DATA RECORDS below:

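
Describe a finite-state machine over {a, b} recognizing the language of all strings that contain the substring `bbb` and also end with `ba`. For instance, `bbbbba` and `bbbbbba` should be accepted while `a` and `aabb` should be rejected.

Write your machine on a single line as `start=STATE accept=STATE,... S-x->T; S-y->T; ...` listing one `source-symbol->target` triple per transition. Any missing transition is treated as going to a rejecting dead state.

start=q0; accept=q5; q0-a->q0; q0-b->q1; q1-a->q2; q1-b->q3; q2-a->q0; q2-b->q1; q3-a->q2; q3-b->q4; q4-a->q5; q4-b->q4; q5-a->q6; q5-b->q4; q6-a->q6; q6-b->q4

Handle the two conditions separately and then intersect. One (4 states) tracks whether and how much of `bbb` has been seen; the other (3 states) tracks how much of the suffix `ba` has currently been matched. Each combined state is a pair, one component from each; accept when both components accept.
        a   b  
>  q0   q0  q1 
   q1   q2  q3 
   q2   q0  q1 
   q3   q2  q4 
   q4   q5  q4 
 * q5   q6  q4 
   q6   q6  q4 
(> = start, * = accepting)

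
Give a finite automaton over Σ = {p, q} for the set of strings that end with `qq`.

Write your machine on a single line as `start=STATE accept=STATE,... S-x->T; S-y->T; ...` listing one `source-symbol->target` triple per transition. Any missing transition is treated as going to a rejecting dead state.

start=s0; accept=s2; s0-p->s0; s0-q->s1; s1-p->s0; s1-q->s2; s2-p->s0; s2-q->s2

Let each state record the length of the longest suffix of the input read so far that is also a prefix of `qq`. s1 means the last symbol is `q`; s2 means the last 2 symbols are `qq`. Accept only at s2, where the string currently ends in `qq`.
3 states suffice.
        p   q  
>  s0   s0  s1 
   s1   s0  s2 
 * s2   s0  s2 
(> = start, * = accepting)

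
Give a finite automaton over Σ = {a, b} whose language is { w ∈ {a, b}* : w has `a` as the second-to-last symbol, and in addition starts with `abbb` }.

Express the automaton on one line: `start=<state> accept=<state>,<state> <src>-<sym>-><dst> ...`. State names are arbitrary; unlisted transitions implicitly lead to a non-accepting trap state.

Run two small machines in parallel and take their product. One (7 states) tracks the last 2 symbols read; the other (6 states) tracks whether the input so far still matches the prefix `abbb`. Each combined state is a pair, one component from each; accept when both components accept. Minimizing collapses redundant product states.
A 9-state machine:
        a   b  
>  q0   q1  q2 
   q1   q2  q3 
   q2   q2  q2 
   q3   q2  q4 
   q4   q2  q5 
   q5   q6  q5 
   q6   q7  q8 
 * q7   q7  q8 
 * q8   q6  q5 
(> = start, * = accepting)

start=q0 accept=q7,q8 q0-a->q1 q0-b->q2 q1-a->q2 q1-b->q3 q2-a->q2 q2-b->q2 q3-a->q2 q3-b->q4 q4-a->q2 q4-b->q5 q5-a->q6 q5-b->q5 q6-a->q7 q6-b->q8 q7-a->q7 q7-b->q8 q8-a->q6 q8-b->q5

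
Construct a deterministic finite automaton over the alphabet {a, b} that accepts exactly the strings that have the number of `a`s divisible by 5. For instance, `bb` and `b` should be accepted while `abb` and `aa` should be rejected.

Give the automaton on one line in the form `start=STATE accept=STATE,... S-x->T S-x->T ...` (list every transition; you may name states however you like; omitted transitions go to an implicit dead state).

Keep the running count of `a`s modulo 5: each `a` advances along the cycle s0 → s1 → s2 → s3 → s4 → s0 while other symbols loop. Accept at s0.
        a   b  
>* s0   s1  s0 
   s1   s2  s1 
   s2   s3  s2 
   s3   s4  s3 
   s4   s0  s4 
(> = start, * = accepting)

start=s0 accept=s0 s0-a->s1 s0-b->s0 s1-a->s2 s1-b->s1 s2-a->s3 s2-b->s2 s3-a->s4 s3-b->s3 s4-a->s0 s4-b->s4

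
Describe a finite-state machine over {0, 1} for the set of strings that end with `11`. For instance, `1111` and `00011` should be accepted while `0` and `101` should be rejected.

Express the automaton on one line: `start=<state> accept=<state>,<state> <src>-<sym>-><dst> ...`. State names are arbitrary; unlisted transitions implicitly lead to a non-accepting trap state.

Let each state record the length of the longest suffix of the input read so far that is also a prefix of `11`. q1 means the last symbol is `1`; q2 means the last 2 symbols are `11`. Accept only at q2, where the string currently ends in `11`.
        0   1  
>  q0   q0  q1 
   q1   q0  q2 
 * q2   q0  q2 
(> = start, * = accepting)

start=q0 accept=q2 q0-0->q0 q0-1->q1 q1-0->q0 q1-1->q2 q2-0->q0 q2-1->q2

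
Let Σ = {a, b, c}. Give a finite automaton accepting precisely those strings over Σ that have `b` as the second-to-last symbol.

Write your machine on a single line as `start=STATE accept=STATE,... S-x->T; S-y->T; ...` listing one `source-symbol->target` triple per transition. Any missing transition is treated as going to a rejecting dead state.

A DFA must remember the last 2 symbols (since which symbol is second-to-last isn't known until the input ends). Use one state per possible window of the last ≤2 symbols; accept from those whose window starts with `b`.
13 states suffice.
          a    b    c  
>  q0     q1   q2   q3 
   q1     q4   q5   q6 
   q2     q7   q8   q9 
   q3    q10  q11  q12 
   q4     q4   q5   q6 
   q5     q7   q8   q9 
   q6    q10  q11  q12 
 * q7     q4   q5   q6 
 * q8     q7   q8   q9 
 * q9    q10  q11  q12 
   q10    q4   q5   q6 
   q11    q7   q8   q9 
   q12   q10  q11  q12 
(> = start, * = accepting)

start=q0; accept=q7,q8,q9; q0-a->q1; q0-b->q2; q0-c->q3; q1-a->q4; q1-b->q5; q1-c->q6; q2-a->q7; q2-b->q8; q2-c->q9; q3-a->q10; q3-b->q11; q3-c->q12; q4-a->q4; q4-b->q5; q4-c->q6; q5-a->q7; q5-b->q8; q5-c->q9; q6-a->q10; q6-b->q11; q6-c->q12; q7-a->q4; q7-b->q5; q7-c->q6; q8-a->q7; q8-b->q8; q8-c->q9; q9-a->q10; q9-b->q11; q9-c->q12; q10-a->q4; q10-b->q5; q10-c->q6; q11-a->q7; q11-b->q8; q11-c->q9; q12-a->q10; q12-b->q11; q12-c->q12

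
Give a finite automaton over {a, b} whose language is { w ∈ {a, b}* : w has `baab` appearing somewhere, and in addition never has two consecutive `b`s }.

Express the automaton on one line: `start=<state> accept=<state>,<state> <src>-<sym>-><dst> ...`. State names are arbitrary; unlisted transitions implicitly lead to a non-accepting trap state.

Handle the two conditions separately and then intersect. One (5 states) tracks whether and how much of `baab` has been seen; the other (3 states) tracks partial matches of the forbidden pattern `bb`. Each combined state is a pair, one component from each; accept when both components accept.
11 states suffice.
          a    b  
>  S0     S0   S1 
   S1     S2   S3 
   S2     S4   S1 
   S3     S5   S3 
   S4     S0   S6 
   S5     S7   S3 
 * S6     S8   S9 
   S7    S10   S9 
 * S8     S8   S6 
   S9     S9   S9 
   S10   S10   S3 
(> = start, * = accepting)

start=S0 accept=S6,S8 S0-a->S0 S0-b->S1 S1-a->S2 S1-b->S3 S2-a->S4 S2-b->S1 S3-a->S5 S3-b->S3 S4-a->S0 S4-b->S6 S5-a->S7 S5-b->S3 S6-a->S8 S6-b->S9 S7-a->S10 S7-b->S9 S8-a->S8 S8-b->S6 S9-a->S9 S9-b->S9 S10-a->S10 S10-b->S3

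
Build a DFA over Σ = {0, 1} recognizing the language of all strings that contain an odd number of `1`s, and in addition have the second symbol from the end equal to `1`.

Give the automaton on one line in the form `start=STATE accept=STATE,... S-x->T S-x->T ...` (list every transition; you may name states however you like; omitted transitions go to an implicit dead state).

start=A accept=C,F A-0->A A-1->B B-0->C B-1->D C-0->E C-1->D D-0->A D-1->F E-0->E E-1->D F-0->C F-1->D

Handle the two conditions separately and then intersect. One (2 states) tracks the count of `1`s modulo 2; the other (7 states) tracks the last 2 symbols read. Each combined state is a pair, one component from each; accept when both components accept. Equivalent product states are then merged.
With 6 states:
       0  1 
>  A   A  B 
   B   C  D 
 * C   E  D 
   D   A  F 
   E   E  D 
 * F   C  D 
(> = start, * = accepting)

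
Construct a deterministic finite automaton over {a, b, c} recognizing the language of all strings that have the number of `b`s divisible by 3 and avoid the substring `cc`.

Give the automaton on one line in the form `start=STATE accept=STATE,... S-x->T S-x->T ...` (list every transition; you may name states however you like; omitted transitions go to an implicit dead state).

Build one automaton per condition and run them in lockstep. One (3 states) tracks the count of `b`s modulo 3; the other (3 states) tracks partial matches of the forbidden pattern `cc`. Each combined state is a pair, one component from each; accept when both components accept. Minimizing collapses redundant product states.
        a   b   c  
>* q0   q0  q1  q2 
   q1   q1  q3  q4 
 * q2   q0  q1  q5 
   q3   q3  q0  q6 
   q4   q1  q3  q5 
   q5   q5  q5  q5 
   q6   q3  q0  q5 
(> = start, * = accepting)

start=q0 accept=q0,q2 q0-a->q0 q0-b->q1 q0-c->q2 q1-a->q1 q1-b->q3 q1-c->q4 q2-a->q0 q2-b->q1 q2-c->q5 q3-a->q3 q3-b->q0 q3-c->q6 q4-a->q1 q4-b->q3 q4-c->q5 q5-a->q5 q5-b->q5 q5-c->q5 q6-a->q3 q6-b->q0 q6-c->q5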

End of DATA RECORDS.

Find and copy each line of the listing above that holds the word "Construct".

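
Construct a deterministic finite automaton over the alphabet {a, b} that accepts exactly the strings that have the number of `a`s divisible by 5. For instance, `bb` and `b` should be accepted while `abb` and `aa` should be rejected.
Construct a deterministic finite automaton over {a, b, c} recognizing the language of all strings that have the number of `b`s divisible by 3 and avoid the substring `cc`.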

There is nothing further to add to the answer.